- **Task**:
Each line below should be copied exactly as it stands.

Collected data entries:
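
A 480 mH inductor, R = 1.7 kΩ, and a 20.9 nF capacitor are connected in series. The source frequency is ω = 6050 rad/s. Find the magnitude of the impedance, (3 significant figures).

5290 Ω

X_L = ωL = 2900 Ω
X_C = 1/(ωC) = 7910 Ω
Net reactance X = X_L − X_C = -5000 Ω
Z = 1700 − j5000 Ω
|Z| = √(1700² + 5000²) = 5290 Ω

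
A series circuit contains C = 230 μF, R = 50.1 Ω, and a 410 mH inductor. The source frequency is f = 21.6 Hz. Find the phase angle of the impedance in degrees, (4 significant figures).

25.23°

ω = 2πf = 135.7 rad/s
X_L = ωL = 55.64 Ω
X_C = 1/(ωC) = 32.04 Ω
Net reactance X = X_L − X_C = 23.61 Ω
Z = 50.10 + j23.61 Ω
|Z| = √(50.10² + 23.61²) = 55.38 Ω
∠Z = arctan(23.61/50.10) = 25.23°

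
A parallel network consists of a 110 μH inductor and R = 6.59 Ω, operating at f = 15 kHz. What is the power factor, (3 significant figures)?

ω = 2πf = 94250 rad/s
X_L = ωL = 10.4 Ω
Parallel: admittances add. Y = 1/R + 1/(jωL)
Y = (0.152 − j0.0965) S
|Y| = 0.180 S → |Z| = 1/|Y| = 5.56 Ω, ∠Z = −∠Y = 32.4°
cos φ = cos(32.4°) = 0.844

0.844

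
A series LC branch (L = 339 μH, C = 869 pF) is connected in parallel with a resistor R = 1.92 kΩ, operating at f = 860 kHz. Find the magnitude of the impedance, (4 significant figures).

ω = 2πf = 5.404e+06 rad/s
X_L = ωL = 1832 Ω
X_C = 1/(ωC) = 213.0 Ω
Branch 1: Z₁ = R = 1920 Ω
Branch 2 (series LC): Z₂ = j(X_L − X_C) = j1619 Ω
Parallel: Z = Z₁Z₂/(Z₁+Z₂), |Z| = 1238 Ω, ∠Z = 49.86°

1238 Ω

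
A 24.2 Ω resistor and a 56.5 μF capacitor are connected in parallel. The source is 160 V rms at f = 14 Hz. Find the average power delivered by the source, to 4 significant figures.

ω = 2πf = 87.96 rad/s
X_C = 1/(ωC) = 201.2 Ω
Parallel: admittances add. Y = 1/R + jωC
Y = (0.04132 + j0.004970) S
|Y| = 0.04162 S → |Z| = 1/|Y| = 24.03 Ω, ∠Z = −∠Y = -6.858°
I = V/|Z| = 6.659 A
P = VI cos φ = 160 × 6.659 × cos(-6.858°) = 1.058 kW

1.058 kW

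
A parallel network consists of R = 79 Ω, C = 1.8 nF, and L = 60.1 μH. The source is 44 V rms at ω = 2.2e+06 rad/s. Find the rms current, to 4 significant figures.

579.1 mA

X_L = ωL = 132.2 Ω
X_C = 1/(ωC) = 252.5 Ω
Parallel: admittances add. Y = 1/R + 1/(jωL) + jωC
Y = (0.01266 − j0.003603) S
|Y| = 0.01316 S → |Z| = 1/|Y| = 75.98 Ω, ∠Z = −∠Y = 15.89°
I = V/|Z| = 44/75.98 = 579.1 mA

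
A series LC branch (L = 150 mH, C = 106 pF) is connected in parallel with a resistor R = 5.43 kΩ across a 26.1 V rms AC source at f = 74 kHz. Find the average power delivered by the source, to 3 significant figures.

125 mW

ω = 2πf = 465000 rad/s
X_L = ωL = 69700 Ω
X_C = 1/(ωC) = 20300 Ω
Branch 1: Z₁ = R = 5430 Ω
Branch 2 (series LC): Z₂ = j(X_L − X_C) = j49500 Ω
Parallel: Z = Z₁Z₂/(Z₁+Z₂), |Z| = 5400 Ω, ∠Z = 6.27°
I = V/|Z| = 4.84 mA
P = VI cos φ = 26.1 × 0.00484 × cos(6.27°) = 125 mW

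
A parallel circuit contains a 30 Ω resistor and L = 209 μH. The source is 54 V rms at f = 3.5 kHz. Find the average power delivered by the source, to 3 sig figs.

ω = 2πf = 21990 rad/s
X_L = ωL = 4.60 Ω
Parallel: admittances add. Y = 1/R + 1/(jωL)
Y = (0.0333 − j0.218) S
|Y| = 0.220 S → |Z| = 1/|Y| = 4.54 Ω, ∠Z = −∠Y = 81.3°
I = V/|Z| = 11.9 A
P = VI cos φ = 54 × 11.9 × cos(81.3°) = 97.2 W

97.2 W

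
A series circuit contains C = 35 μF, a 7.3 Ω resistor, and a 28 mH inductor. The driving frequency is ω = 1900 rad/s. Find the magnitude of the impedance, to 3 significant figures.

38.9 Ω

X_L = ωL = 53.2 Ω
X_C = 1/(ωC) = 15.0 Ω
Net reactance X = X_L − X_C = 38.2 Ω
Z = 7.30 + j38.2 Ω
|Z| = √(7.30² + 38.2²) = 38.9 Ω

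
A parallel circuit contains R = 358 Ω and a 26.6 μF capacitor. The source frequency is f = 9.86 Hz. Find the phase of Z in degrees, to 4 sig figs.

-30.54°

ω = 2πf = 61.95 rad/s
X_C = 1/(ωC) = 606.8 Ω
Parallel: admittances add. Y = 1/R + jωC
Y = (0.002793 + j0.001648) S
|Y| = 0.003243 S → |Z| = 1/|Y| = 308.3 Ω, ∠Z = −∠Y = -30.54°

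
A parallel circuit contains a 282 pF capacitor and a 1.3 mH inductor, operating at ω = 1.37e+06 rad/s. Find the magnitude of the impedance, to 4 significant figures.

X_L = ωL = 1781 Ω
X_C = 1/(ωC) = 2588 Ω
Parallel: admittances add. Y = 1/(jωL) + jωC
Y = (0 − j0.0001751) S
|Y| = 0.0001751 S → |Z| = 1/|Y| = 5710 Ω, ∠Z = −∠Y = 90.00°

5710 Ω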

- **Result for this exercise**:
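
A 480 mH inductor, R = 1.7 kΩ, and a 20.9 nF capacitor are connected in series. The source frequency is ω = 6050 rad/s. Find the magnitude of the impedance, (3 significant figures).

5290 Ω

X_L = ωL = 2900 Ω
X_C = 1/(ωC) = 7910 Ω
Net reactance X = X_L − X_C = -5000 Ω
Z = 1700 − j5000 Ω
|Z| = √(1700² + 5000²) = 5290 Ω

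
A series circuit contains C = 230 μF, R = 50.1 Ω, and a 410 mH inductor. The source frequency is f = 21.6 Hz. Find the phase angle of the impedance in degrees, (4 significant figures).

25.23°

ω = 2πf = 135.7 rad/s
X_L = ωL = 55.64 Ω
X_C = 1/(ωC) = 32.04 Ω
Net reactance X = X_L − X_C = 23.61 Ω
Z = 50.10 + j23.61 Ω
|Z| = √(50.10² + 23.61²) = 55.38 Ω
∠Z = arctan(23.61/50.10) = 25.23°

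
A parallel network consists of a 110 μH inductor and R = 6.59 Ω, operating at f = 15 kHz. What is the power factor, (3 significant figures)?

ω = 2πf = 94250 rad/s
X_L = ωL = 10.4 Ω
Parallel: admittances add. Y = 1/R + 1/(jωL)
Y = (0.152 − j0.0965) S
|Y| = 0.180 S → |Z| = 1/|Y| = 5.56 Ω, ∠Z = −∠Y = 32.4°
cos φ = cos(32.4°) = 0.844

0.844

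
A series LC branch (L = 339 μH, C = 869 pF) is connected in parallel with a resistor R = 1.92 kΩ, operating at f = 860 kHz. Find the magnitude of the impedance, (4 significant figures).

ω = 2πf = 5.404e+06 rad/s
X_L = ωL = 1832 Ω
X_C = 1/(ωC) = 213.0 Ω
Branch 1: Z₁ = R = 1920 Ω
Branch 2 (series LC): Z₂ = j(X_L − X_C) = j1619 Ω
Parallel: Z = Z₁Z₂/(Z₁+Z₂), |Z| = 1238 Ω, ∠Z = 49.86°

1238 Ω

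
A 24.2 Ω resistor and a 56.5 μF capacitor are connected in parallel. The source is 160 V rms at f = 14 Hz. Find the average power delivered by the source, to 4 significant figures.

ω = 2πf = 87.96 rad/s
X_C = 1/(ωC) = 201.2 Ω
Parallel: admittances add. Y = 1/R + jωC
Y = (0.04132 + j0.004970) S
|Y| = 0.04162 S → |Z| = 1/|Y| = 24.03 Ω, ∠Z = −∠Y = -6.858°
I = V/|Z| = 6.659 A
P = VI cos φ = 160 × 6.659 × cos(-6.858°) = 1.058 kW

1.058 kW

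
A parallel network consists of R = 79 Ω, C = 1.8 nF, and L = 60.1 μH. The source is 44 V rms at ω = 2.2e+06 rad/s. Find the rms current, to 4 significant figures.

579.1 mA

X_L = ωL = 132.2 Ω
X_C = 1/(ωC) = 252.5 Ω
Parallel: admittances add. Y = 1/R + 1/(jωL) + jωC
Y = (0.01266 − j0.003603) S
|Y| = 0.01316 S → |Z| = 1/|Y| = 75.98 Ω, ∠Z = −∠Y = 15.89°
I = V/|Z| = 44/75.98 = 579.1 mA

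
A series LC branch (L = 150 mH, C = 106 pF) is connected in parallel with a resistor R = 5.43 kΩ across a 26.1 V rms AC source at f = 74 kHz. Find the average power delivered by the source, to 3 significant figures.

125 mW

ω = 2πf = 465000 rad/s
X_L = ωL = 69700 Ω
X_C = 1/(ωC) = 20300 Ω
Branch 1: Z₁ = R = 5430 Ω
Branch 2 (series LC): Z₂ = j(X_L − X_C) = j49500 Ω
Parallel: Z = Z₁Z₂/(Z₁+Z₂), |Z| = 5400 Ω, ∠Z = 6.27°
I = V/|Z| = 4.84 mA
P = VI cos φ = 26.1 × 0.00484 × cos(6.27°) = 125 mW

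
A parallel circuit contains a 30 Ω resistor and L = 209 μH. The source is 54 V rms at f = 3.5 kHz. Find the average power delivered by the source, to 3 sig figs.

ω = 2πf = 21990 rad/s
X_L = ωL = 4.60 Ω
Parallel: admittances add. Y = 1/R + 1/(jωL)
Y = (0.0333 − j0.218) S
|Y| = 0.220 S → |Z| = 1/|Y| = 4.54 Ω, ∠Z = −∠Y = 81.3°
I = V/|Z| = 11.9 A
P = VI cos φ = 54 × 11.9 × cos(81.3°) = 97.2 W

97.2 W

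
A series circuit contains C = 35 μF, a 7.3 Ω resistor, and a 28 mH inductor. The driving frequency is ω = 1900 rad/s. Find the magnitude of the impedance, to 3 significant figures.

38.9 Ω

X_L = ωL = 53.2 Ω
X_C = 1/(ωC) = 15.0 Ω
Net reactance X = X_L − X_C = 38.2 Ω
Z = 7.30 + j38.2 Ω
|Z| = √(7.30² + 38.2²) = 38.9 Ω

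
A parallel circuit contains R = 358 Ω and a 26.6 μF capacitor. The source frequency is f = 9.86 Hz. Find the phase of Z in degrees, to 4 sig figs.

-30.54°

ω = 2πf = 61.95 rad/s
X_C = 1/(ωC) = 606.8 Ω
Parallel: admittances add. Y = 1/R + jωC
Y = (0.002793 + j0.001648) S
|Y| = 0.003243 S → |Z| = 1/|Y| = 308.3 Ω, ∠Z = −∠Y = -30.54°

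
A parallel circuit contains a 282 pF capacitor and a 1.3 mH inductor, operating at ω = 1.37e+06 rad/s. Find the magnitude of the impedance, to 4 significant figures.

X_L = ωL = 1781 Ω
X_C = 1/(ωC) = 2588 Ω
Parallel: admittances add. Y = 1/(jωL) + jωC
Y = (0 − j0.0001751) S
|Y| = 0.0001751 S → |Z| = 1/|Y| = 5710 Ω, ∠Z = −∠Y = 90.00°

5710 Ω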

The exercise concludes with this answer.